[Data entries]
● ● ●
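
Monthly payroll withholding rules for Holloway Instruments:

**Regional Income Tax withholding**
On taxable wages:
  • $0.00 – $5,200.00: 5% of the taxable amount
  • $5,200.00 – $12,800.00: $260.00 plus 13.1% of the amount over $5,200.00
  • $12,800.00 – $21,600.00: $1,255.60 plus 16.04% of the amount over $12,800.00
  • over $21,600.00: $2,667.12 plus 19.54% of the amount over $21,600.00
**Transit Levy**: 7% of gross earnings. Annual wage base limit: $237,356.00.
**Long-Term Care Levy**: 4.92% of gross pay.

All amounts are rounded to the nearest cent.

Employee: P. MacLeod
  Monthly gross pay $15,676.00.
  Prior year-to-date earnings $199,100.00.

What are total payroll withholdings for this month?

$3,585.49

Regional Income Tax: taxable = $15,676.00
  $1,255.60 + 16.04% × ($15,676.00 − $12,800.00) = $1,255.60 + 16.04% × $2,876.00 = $1,716.91
Transit Levy: 7% × $15,676.00 = $1,097.32
Long-Term Care Levy: 4.92% × $15,676.00 = $771.26
Total: $1,716.91 + $1,097.32 + $771.26 = $3,585.49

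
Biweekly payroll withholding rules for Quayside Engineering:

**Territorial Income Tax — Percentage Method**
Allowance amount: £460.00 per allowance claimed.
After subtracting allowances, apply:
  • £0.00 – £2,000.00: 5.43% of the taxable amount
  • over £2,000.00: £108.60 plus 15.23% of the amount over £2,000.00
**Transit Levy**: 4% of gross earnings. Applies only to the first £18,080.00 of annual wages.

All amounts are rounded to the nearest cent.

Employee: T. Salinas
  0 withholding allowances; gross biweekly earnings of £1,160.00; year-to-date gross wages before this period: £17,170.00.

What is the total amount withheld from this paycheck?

Territorial Income Tax: taxable = £1,160.00
  5.43% × £1,160.00 = £62.99
Transit Levy: cap £18,080.00 − YTD £17,170.00 = £910.00 subject; 4% × £910.00 = £36.40
Total: £62.99 + £36.40 = £99.39

£99.39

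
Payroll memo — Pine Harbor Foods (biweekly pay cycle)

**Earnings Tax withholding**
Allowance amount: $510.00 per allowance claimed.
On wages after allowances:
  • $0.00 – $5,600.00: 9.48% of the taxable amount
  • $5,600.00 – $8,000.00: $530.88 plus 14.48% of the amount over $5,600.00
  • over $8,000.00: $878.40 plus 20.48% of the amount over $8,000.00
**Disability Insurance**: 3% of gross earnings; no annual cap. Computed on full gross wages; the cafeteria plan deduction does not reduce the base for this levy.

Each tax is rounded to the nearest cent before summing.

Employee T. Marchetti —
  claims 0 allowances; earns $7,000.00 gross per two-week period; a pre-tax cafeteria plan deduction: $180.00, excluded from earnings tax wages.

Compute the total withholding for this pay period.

$917.54

Earnings Tax: taxable = $7,000.00 − $180.00 = $6,820.00
  $530.88 + 14.48% × ($6,820.00 − $5,600.00) = $530.88 + 14.48% × $1,220.00 = $707.54
Disability Insurance: 3% × $7,000.00 = $210.00
Total: $707.54 + $210.00 = $917.54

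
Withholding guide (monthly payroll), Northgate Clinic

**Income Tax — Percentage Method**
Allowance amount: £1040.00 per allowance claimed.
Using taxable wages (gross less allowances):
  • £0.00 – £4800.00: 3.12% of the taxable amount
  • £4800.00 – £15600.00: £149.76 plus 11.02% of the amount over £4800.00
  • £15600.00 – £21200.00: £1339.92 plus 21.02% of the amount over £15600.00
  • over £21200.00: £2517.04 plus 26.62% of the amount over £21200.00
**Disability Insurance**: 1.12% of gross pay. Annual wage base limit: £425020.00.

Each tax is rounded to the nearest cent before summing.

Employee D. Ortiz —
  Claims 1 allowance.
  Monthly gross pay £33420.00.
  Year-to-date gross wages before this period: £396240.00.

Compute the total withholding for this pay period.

£5815.50

Income Tax: taxable = £33420.00 − 1×£1040.00 = £32380.00
  £2517.04 + 26.62% × (£32380.00 − £21200.00) = £2517.04 + 26.62% × £11180.00 = £5493.16
Disability Insurance: cap £425020.00 − YTD £396240.00 = £28780.00 subject; 1.12% × £28780.00 = £322.34
Total: £5493.16 + £322.34 = £5815.50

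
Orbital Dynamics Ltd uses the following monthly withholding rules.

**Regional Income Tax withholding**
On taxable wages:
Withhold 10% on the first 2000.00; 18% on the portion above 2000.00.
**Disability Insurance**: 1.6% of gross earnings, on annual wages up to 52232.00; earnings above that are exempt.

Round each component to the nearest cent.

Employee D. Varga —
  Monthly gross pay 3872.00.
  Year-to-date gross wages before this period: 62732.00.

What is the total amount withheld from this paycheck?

536.96

Regional Income Tax: taxable = 3872.00
  200.00 + 18% × (3872.00 − 2000.00) = 200.00 + 18% × 1872.00 = 536.96
Disability Insurance: YTD 62732.00 ≥ cap 52232.00 → 0.00
Total: 536.96 + 0.00 = 536.96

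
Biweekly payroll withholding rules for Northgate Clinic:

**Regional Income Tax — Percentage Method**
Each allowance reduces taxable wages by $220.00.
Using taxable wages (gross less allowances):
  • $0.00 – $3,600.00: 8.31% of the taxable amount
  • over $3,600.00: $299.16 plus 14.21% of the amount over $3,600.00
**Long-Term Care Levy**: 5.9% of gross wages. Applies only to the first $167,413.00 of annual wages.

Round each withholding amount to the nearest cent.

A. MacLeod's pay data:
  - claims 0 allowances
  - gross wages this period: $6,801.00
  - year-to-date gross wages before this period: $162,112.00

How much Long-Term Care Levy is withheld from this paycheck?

Long-Term Care Levy: cap $167,413.00 − YTD $162,112.00 = $5,301.00 subject; 5.9% × $5,301.00 = $312.76

$312.76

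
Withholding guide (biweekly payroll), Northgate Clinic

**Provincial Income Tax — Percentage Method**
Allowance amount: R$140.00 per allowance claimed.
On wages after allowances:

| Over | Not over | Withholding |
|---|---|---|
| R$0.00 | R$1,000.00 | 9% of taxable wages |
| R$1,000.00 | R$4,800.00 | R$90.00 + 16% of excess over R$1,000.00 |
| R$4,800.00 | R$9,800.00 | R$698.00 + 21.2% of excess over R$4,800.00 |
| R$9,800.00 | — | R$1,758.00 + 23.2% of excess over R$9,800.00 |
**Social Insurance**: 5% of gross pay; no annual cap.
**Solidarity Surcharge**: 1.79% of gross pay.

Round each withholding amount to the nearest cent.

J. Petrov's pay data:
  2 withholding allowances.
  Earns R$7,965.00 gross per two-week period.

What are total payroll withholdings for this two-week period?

R$1,850.44

Provincial Income Tax: taxable = R$7,965.00 − 2×R$140.00 = R$7,685.00
  R$698.00 + 21.2% × (R$7,685.00 − R$4,800.00) = R$698.00 + 21.2% × R$2,885.00 = R$1,309.62
Social Insurance: 5% × R$7,965.00 = R$398.25
Solidarity Surcharge: 1.79% × R$7,965.00 = R$142.57
Total: R$1,309.62 + R$398.25 + R$142.57 = R$1,850.44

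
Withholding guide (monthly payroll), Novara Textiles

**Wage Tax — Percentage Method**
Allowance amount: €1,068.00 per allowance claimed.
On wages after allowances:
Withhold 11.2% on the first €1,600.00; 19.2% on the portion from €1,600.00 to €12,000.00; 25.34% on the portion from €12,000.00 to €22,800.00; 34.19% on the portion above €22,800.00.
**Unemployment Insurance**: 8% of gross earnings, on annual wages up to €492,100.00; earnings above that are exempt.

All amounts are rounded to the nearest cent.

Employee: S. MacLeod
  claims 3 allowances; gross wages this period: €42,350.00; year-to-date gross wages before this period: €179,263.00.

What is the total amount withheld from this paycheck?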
● ● ●
YOUR ASSIGNMENT: Looking at the data above, count every line holding the word "that" and state only the count.

TASK ANSWER: 2